● What needs to be done:
Your answer should be only the lines below from the one with "A study records yields" to the one with "17, 18, 26]", repeated exactly, ends included.

Data records
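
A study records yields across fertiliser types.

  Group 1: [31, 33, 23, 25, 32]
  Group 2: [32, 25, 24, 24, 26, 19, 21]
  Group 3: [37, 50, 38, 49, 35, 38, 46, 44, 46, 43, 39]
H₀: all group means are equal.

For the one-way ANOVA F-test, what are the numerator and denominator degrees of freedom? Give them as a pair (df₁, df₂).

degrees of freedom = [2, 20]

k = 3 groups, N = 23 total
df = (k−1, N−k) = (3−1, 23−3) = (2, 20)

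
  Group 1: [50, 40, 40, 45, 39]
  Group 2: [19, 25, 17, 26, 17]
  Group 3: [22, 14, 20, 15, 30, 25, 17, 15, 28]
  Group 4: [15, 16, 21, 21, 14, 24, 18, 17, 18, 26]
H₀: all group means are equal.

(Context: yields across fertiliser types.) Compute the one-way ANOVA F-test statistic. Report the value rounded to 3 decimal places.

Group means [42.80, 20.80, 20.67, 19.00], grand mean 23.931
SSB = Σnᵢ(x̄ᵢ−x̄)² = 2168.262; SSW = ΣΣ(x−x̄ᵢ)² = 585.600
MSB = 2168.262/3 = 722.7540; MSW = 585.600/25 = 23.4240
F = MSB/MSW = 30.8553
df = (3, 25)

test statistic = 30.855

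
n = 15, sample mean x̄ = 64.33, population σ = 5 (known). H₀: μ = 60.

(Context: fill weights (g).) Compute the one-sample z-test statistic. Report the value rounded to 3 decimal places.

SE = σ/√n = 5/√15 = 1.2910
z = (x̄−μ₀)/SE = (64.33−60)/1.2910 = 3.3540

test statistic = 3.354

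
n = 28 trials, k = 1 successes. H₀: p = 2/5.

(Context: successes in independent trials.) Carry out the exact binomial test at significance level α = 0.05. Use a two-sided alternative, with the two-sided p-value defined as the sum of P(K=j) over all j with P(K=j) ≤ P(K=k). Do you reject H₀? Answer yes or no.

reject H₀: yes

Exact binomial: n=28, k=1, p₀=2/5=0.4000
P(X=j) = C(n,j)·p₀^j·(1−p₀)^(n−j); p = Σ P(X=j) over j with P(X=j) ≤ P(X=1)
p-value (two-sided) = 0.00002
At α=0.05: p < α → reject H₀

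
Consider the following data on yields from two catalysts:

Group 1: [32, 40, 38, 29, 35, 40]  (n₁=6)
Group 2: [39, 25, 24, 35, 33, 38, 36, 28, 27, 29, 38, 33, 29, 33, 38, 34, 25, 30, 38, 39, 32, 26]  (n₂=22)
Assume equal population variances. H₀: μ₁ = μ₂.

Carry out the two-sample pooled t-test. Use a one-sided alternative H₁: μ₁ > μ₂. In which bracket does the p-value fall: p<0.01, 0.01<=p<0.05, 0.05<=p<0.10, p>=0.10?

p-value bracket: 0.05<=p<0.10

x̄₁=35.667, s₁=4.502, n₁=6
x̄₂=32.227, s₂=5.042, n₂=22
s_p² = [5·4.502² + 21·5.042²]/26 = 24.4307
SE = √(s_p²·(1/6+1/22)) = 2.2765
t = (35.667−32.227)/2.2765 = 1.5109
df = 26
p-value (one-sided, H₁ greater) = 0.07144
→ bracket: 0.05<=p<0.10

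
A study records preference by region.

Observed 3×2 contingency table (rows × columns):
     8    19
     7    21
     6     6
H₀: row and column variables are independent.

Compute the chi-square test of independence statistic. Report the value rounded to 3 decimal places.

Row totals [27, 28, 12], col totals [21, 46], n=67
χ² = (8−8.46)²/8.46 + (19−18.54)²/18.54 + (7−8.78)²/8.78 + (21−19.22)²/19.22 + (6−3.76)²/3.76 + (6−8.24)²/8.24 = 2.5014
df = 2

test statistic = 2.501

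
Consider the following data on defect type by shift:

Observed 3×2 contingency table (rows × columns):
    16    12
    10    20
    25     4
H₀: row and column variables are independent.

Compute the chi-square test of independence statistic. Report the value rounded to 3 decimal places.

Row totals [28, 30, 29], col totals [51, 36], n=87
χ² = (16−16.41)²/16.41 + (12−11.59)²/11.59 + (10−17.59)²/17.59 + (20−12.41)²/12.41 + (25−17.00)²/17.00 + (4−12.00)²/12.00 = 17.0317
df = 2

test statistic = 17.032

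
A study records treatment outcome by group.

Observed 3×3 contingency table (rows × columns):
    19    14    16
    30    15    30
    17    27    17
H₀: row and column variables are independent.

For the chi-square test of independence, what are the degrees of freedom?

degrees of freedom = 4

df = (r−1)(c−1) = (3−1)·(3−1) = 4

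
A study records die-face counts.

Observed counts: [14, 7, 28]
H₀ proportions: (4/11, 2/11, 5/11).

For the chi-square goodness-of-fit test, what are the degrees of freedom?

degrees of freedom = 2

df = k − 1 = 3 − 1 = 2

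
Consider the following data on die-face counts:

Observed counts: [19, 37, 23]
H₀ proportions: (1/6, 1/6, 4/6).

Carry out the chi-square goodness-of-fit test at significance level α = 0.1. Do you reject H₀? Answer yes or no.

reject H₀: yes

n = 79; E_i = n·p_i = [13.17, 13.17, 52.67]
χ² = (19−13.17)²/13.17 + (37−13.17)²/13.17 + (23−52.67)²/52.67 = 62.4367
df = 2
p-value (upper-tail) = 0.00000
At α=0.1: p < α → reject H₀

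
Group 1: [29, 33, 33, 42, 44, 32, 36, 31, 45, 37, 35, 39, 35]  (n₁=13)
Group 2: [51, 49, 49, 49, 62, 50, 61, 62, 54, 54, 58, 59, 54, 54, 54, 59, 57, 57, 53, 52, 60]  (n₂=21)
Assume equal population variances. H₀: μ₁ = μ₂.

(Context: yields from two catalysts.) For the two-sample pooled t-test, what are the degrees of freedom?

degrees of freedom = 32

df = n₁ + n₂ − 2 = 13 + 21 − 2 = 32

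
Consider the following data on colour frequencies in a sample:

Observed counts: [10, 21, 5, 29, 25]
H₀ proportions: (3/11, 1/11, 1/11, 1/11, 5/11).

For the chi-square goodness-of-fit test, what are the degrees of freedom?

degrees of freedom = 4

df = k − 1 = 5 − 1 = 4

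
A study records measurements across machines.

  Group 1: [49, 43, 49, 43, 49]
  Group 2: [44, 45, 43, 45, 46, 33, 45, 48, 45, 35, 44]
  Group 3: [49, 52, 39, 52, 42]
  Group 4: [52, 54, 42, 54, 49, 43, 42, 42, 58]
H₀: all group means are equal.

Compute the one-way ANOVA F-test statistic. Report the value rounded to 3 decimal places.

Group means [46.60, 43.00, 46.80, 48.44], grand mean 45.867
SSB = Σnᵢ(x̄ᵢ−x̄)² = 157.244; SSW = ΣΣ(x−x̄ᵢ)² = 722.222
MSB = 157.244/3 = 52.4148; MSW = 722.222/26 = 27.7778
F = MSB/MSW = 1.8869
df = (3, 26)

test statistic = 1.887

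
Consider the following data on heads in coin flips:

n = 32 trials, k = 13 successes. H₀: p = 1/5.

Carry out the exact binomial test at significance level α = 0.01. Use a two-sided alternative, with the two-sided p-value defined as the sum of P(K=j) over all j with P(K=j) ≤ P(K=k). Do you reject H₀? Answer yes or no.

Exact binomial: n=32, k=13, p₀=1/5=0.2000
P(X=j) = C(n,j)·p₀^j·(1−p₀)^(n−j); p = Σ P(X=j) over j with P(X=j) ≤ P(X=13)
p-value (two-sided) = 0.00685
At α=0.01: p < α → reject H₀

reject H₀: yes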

--

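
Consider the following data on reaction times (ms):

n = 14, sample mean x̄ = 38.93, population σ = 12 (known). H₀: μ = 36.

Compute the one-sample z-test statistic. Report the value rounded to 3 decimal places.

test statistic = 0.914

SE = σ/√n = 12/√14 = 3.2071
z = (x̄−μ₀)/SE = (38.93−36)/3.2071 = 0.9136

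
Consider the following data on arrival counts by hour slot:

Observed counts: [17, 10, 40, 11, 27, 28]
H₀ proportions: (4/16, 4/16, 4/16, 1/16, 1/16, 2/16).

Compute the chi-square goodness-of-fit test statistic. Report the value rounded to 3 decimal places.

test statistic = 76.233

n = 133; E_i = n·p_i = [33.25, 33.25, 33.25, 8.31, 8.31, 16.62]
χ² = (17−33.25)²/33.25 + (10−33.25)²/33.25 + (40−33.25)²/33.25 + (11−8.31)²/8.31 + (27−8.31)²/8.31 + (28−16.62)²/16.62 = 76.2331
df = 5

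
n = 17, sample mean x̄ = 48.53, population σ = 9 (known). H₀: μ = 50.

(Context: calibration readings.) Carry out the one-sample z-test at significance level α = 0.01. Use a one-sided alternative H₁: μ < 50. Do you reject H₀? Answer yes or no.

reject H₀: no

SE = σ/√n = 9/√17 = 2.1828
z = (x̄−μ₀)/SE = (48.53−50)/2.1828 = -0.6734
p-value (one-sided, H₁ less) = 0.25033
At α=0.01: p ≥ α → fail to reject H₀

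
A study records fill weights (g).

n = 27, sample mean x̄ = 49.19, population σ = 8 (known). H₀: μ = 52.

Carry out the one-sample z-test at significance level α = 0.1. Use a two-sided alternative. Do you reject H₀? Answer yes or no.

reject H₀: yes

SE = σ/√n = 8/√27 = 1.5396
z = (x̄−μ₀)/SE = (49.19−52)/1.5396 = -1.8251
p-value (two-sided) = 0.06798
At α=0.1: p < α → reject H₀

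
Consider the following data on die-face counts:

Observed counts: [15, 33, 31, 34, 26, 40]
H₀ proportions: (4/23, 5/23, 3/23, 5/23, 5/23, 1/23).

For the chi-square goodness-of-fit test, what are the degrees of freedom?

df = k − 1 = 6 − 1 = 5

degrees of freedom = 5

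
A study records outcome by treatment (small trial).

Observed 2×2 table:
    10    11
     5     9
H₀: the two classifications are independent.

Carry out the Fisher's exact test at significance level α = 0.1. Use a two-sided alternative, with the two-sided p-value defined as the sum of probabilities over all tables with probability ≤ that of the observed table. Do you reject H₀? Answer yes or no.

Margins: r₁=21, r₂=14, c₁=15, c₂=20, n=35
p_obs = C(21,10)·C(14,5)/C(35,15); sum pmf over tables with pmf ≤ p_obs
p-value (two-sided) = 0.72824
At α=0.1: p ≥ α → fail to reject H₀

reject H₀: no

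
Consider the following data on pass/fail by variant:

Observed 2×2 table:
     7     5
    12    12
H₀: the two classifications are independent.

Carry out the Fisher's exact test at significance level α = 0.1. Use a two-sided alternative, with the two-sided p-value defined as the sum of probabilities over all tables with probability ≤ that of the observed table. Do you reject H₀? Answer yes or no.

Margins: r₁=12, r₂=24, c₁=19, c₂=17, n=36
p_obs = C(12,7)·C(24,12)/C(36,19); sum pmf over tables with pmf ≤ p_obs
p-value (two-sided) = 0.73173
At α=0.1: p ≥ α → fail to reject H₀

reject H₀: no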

==

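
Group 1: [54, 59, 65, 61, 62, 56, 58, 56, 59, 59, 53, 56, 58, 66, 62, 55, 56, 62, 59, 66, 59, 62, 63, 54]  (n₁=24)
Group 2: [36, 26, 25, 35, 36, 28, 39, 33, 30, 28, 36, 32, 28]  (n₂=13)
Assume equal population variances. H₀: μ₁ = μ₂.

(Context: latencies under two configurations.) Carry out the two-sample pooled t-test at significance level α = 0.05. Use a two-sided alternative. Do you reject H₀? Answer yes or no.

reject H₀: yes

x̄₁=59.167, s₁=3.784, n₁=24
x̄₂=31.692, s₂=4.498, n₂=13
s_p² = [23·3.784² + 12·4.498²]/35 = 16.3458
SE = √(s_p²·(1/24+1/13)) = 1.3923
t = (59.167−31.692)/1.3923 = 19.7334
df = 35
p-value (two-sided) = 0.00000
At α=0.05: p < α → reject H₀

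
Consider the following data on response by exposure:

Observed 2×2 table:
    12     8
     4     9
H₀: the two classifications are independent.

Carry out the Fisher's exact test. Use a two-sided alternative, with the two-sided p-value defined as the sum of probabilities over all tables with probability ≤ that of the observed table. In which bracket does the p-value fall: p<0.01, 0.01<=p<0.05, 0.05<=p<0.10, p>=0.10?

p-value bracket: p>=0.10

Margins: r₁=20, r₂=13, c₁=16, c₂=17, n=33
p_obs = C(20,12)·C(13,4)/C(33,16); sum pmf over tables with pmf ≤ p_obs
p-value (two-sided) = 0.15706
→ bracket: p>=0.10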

● Result of the exercise:
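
A study records yields across fertiliser types.

  Group 1: [31, 33, 23, 25, 32]
  Group 2: [32, 25, 24, 24, 26, 19, 21]
  Group 3: [37, 50, 38, 49, 35, 38, 46, 44, 46, 43, 39]
H₀: all group means are equal.

For the one-way ANOVA F-test, what are the numerator and denominator degrees of freedom? Give them as a pair (df₁, df₂).

degrees of freedom = [2, 20]

k = 3 groups, N = 23 total
df = (k−1, N−k) = (3−1, 23−3) = (2, 20)

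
  Group 1: [50, 40, 40, 45, 39]
  Group 2: [19, 25, 17, 26, 17]
  Group 3: [22, 14, 20, 15, 30, 25, 17, 15, 28]
  Group 4: [15, 16, 21, 21, 14, 24, 18, 17, 18, 26]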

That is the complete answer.